Reproduce each line from the first in the data through the line that contains "A_1 = the open" exactly; give nothing else.

(Dataset entries)
*****

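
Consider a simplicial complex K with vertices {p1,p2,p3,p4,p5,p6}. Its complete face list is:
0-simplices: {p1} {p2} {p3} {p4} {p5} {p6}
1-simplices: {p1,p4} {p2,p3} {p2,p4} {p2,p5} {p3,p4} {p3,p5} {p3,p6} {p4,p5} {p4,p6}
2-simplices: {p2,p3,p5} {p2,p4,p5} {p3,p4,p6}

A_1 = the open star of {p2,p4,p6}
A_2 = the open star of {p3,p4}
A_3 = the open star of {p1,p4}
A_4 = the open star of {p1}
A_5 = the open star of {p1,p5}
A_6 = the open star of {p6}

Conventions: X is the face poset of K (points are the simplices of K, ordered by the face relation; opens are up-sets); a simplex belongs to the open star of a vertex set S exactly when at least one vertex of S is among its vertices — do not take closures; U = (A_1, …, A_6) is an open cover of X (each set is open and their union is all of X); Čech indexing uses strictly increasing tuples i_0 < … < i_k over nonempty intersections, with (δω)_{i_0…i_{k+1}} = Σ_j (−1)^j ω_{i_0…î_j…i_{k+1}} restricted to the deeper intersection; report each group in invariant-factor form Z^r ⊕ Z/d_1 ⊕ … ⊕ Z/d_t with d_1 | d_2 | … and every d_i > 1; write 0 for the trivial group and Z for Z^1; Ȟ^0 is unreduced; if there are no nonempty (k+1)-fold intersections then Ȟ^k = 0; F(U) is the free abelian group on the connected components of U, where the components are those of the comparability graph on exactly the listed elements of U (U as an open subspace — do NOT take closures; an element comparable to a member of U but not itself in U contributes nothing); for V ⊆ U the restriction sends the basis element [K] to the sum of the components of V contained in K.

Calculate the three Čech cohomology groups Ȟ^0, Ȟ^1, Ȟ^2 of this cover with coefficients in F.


Ȟ^0 ≅ Z, Ȟ^1 ≅ Z and Ȟ^2 ≅ 0

nonempty intersections:
  A1={{p2},{p4},{p6},{p1,p4},{p2,p3},{p2,p4},{p2,p5},{p3,p4},{p3,p6},{p4,p5},{p4,p6},{p2,p3,p5},{p2,p4,p5},{p3,p4,p6}} A2={{p3},{p4},{p1,p4},{p2,p3},{p2,p4},{p3,p4},{p3,p5},{p3,p6},{p4,p5},{p4,p6},{p2,p3,p5},{p2,p4,p5},{p3,p4,p6}} A3={{p1},{p4},{p1,p4},{p2,p4},{p3,p4},{p4,p5},{p4,p6},{p2,p4,p5},{p3,p4,p6}} A4={{p1},{p1,p4}} A5={{p1},{p5},{p1,p4},{p2,p5},{p3,p5},{p4,p5},{p2,p3,p5},{p2,p4,p5}} A6={{p6},{p3,p6},{p4,p6},{p3,p4,p6}}
  A12={{p4},{p1,p4},{p2,p3},{p2,p4},{p3,p4},{p3,p6},{p4,p5},{p4,p6},{p2,p3,p5},{p2,p4,p5},{p3,p4,p6}} A13={{p4},{p1,p4},{p2,p4},{p3,p4},{p4,p5},{p4,p6},{p2,p4,p5},{p3,p4,p6}} A14={{p1,p4}} A15={{p1,p4},{p2,p5},{p4,p5},{p2,p3,p5},{p2,p4,p5}} A16={{p6},{p3,p6},{p4,p6},{p3,p4,p6}} A23={{p4},{p1,p4},{p2,p4},{p3,p4},{p4,p5},{p4,p6},{p2,p4,p5},{p3,p4,p6}} A24={{p1,p4}} A25={{p1,p4},{p3,p5},{p4,p5},{p2,p3,p5},{p2,p4,p5}} A26={{p3,p6},{p4,p6},{p3,p4,p6}} A34={{p1},{p1,p4}} A35={{p1},{p1,p4},{p4,p5},{p2,p4,p5}} A36={{p4,p6},{p3,p4,p6}} A45={{p1},{p1,p4}}
  A123={{p4},{p1,p4},{p2,p4},{p3,p4},{p4,p5},{p4,p6},{p2,p4,p5},{p3,p4,p6}} A124={{p1,p4}} A125={{p1,p4},{p4,p5},{p2,p3,p5},{p2,p4,p5}} A126={{p3,p6},{p4,p6},{p3,p4,p6}} A134={{p1,p4}} A135={{p1,p4},{p4,p5},{p2,p4,p5}} A136={{p4,p6},{p3,p4,p6}} A145={{p1,p4}} A234={{p1,p4}} A235={{p1,p4},{p4,p5},{p2,p4,p5}} A236={{p4,p6},{p3,p4,p6}} A245={{p1,p4}} A345={{p1},{p1,p4}}
  A1234={{p1,p4}} A1235={{p1,p4},{p4,p5},{p2,p4,p5}} A1236={{p4,p6},{p3,p4,p6}} A1245={{p1,p4}} A1345={{p1,p4}} A2345={{p1,p4}}
  A12345={{p1,p4}}
components per intersection:
  A1: {{p2},{p4},{p6},{p1,p4},{p2,p3},{p2,p4},{p2,p5},{p3,p4},{p3,p6},{p4,p5},{p4,p6},{p2,p3,p5},{p2,p4,p5},{p3,p4,p6}}
  A2: {{p3},{p4},{p1,p4},{p2,p3},{p2,p4},{p3,p4},{p3,p5},{p3,p6},{p4,p5},{p4,p6},{p2,p3,p5},{p2,p4,p5},{p3,p4,p6}}
  A3: {{p1},{p4},{p1,p4},{p2,p4},{p3,p4},{p4,p5},{p4,p6},{p2,p4,p5},{p3,p4,p6}}
  A4: {{p1},{p1,p4}}
  A5: {{p1},{p1,p4}} {{p5},{p2,p5},{p3,p5},{p4,p5},{p2,p3,p5},{p2,p4,p5}}
  A6: {{p6},{p3,p6},{p4,p6},{p3,p4,p6}}
  A12: {{p4},{p1,p4},{p2,p4},{p3,p4},{p3,p6},{p4,p5},{p4,p6},{p2,p4,p5},{p3,p4,p6}} {{p2,p3},{p2,p3,p5}}
  A13: {{p4},{p1,p4},{p2,p4},{p3,p4},{p4,p5},{p4,p6},{p2,p4,p5},{p3,p4,p6}}
  A14: {{p1,p4}}
  A15: {{p1,p4}} {{p2,p5},{p4,p5},{p2,p3,p5},{p2,p4,p5}}
  A16: {{p6},{p3,p6},{p4,p6},{p3,p4,p6}}
  A23: {{p4},{p1,p4},{p2,p4},{p3,p4},{p4,p5},{p4,p6},{p2,p4,p5},{p3,p4,p6}}
  A24: {{p1,p4}}
  A25: {{p1,p4}} {{p3,p5},{p2,p3,p5}} {{p4,p5},{p2,p4,p5}}
  A26: {{p3,p6},{p4,p6},{p3,p4,p6}}
  A34: {{p1},{p1,p4}}
  A35: {{p1},{p1,p4}} {{p4,p5},{p2,p4,p5}}
  A36: {{p4,p6},{p3,p4,p6}}
  A45: {{p1},{p1,p4}}
  A123: {{p4},{p1,p4},{p2,p4},{p3,p4},{p4,p5},{p4,p6},{p2,p4,p5},{p3,p4,p6}}
  A124: {{p1,p4}}
  A125: {{p1,p4}} {{p4,p5},{p2,p4,p5}} {{p2,p3,p5}}
  A126: {{p3,p6},{p4,p6},{p3,p4,p6}}
  A134: {{p1,p4}}
  A135: {{p1,p4}} {{p4,p5},{p2,p4,p5}}
  A136: {{p4,p6},{p3,p4,p6}}
  A145: {{p1,p4}}
  A234: {{p1,p4}}
  A235: {{p1,p4}} {{p4,p5},{p2,p4,p5}}
  A236: {{p4,p6},{p3,p4,p6}}
  A245: {{p1,p4}}
  A345: {{p1},{p1,p4}}
  A1234: {{p1,p4}}
  A1235: {{p1,p4}} {{p4,p5},{p2,p4,p5}}
  A1236: {{p4,p6},{p3,p4,p6}}
  A1245: {{p1,p4}}
  A1345: {{p1,p4}}
  A2345: {{p1,p4}}
  A12345: {{p1,p4}}
C dims 7,18,17,7; δ0: rk 6, SNF 1^6; δ1: rk 11, SNF 1^11; δ2: rk 6, SNF 1^6
Ȟ^0: (7−6)−0=1 ⇒ Z
Ȟ^1: (18−11)−6=1 ⇒ Z
Ȟ^2: (17−6)−11=0 ⇒ 0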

*****

*Your solution*:
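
Consider a simplicial complex K with vertices {p1,p2,p3,p4,p5,p6}. Its complete face list is:
0-simplices: {p1} {p2} {p3} {p4} {p5} {p6}
1-simplices: {p1,p4} {p2,p3} {p2,p4} {p2,p5} {p3,p4} {p3,p5} {p3,p6} {p4,p5} {p4,p6}
2-simplices: {p2,p3,p5} {p2,p4,p5} {p3,p4,p6}

A_1 = the open star of {p2,p4,p6}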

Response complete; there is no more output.